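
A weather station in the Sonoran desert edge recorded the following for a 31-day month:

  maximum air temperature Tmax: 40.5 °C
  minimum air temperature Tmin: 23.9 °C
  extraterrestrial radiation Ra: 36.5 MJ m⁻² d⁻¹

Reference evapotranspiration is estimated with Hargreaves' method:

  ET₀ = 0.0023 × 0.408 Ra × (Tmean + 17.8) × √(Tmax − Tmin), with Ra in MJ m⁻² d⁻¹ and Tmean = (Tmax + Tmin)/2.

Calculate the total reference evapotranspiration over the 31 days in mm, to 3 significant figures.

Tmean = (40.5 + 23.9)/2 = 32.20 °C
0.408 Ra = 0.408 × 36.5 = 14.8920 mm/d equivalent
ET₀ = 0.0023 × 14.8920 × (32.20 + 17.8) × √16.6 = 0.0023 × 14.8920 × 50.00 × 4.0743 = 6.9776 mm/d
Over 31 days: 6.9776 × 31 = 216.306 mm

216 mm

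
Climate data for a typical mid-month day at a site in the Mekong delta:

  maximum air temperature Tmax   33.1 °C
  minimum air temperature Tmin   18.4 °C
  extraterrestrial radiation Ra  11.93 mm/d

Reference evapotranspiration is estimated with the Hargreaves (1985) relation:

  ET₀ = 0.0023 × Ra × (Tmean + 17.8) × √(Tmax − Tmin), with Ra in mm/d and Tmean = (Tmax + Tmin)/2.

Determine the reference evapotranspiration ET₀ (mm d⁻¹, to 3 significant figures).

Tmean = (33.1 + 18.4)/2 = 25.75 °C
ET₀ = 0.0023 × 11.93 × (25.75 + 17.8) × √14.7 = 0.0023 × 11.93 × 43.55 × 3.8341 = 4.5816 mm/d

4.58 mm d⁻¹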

- - - - -

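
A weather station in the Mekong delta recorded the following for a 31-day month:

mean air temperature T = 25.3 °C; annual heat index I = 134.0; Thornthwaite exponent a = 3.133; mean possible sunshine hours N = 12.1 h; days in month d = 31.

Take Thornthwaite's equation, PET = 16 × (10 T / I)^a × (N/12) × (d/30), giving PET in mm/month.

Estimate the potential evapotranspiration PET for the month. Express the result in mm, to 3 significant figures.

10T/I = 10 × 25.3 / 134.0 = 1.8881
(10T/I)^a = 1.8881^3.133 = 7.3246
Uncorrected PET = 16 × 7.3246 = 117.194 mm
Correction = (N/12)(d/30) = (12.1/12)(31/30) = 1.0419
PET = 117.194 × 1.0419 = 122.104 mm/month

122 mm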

- - - - -

▸ Task item:
Wherever a line holds the word "Thornthwaite", copy that line out of the entries above.

▸ Solution for this task:
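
mean air temperature T = 25.3 °C; annual heat index I = 134.0; Thornthwaite exponent a = 3.133; mean possible sunshine hours N = 12.1 h; days in month d = 31.
Take Thornthwaite's equation, PET = 16 × (10 T / I)^a × (N/12) × (d/30), giving PET in mm/month.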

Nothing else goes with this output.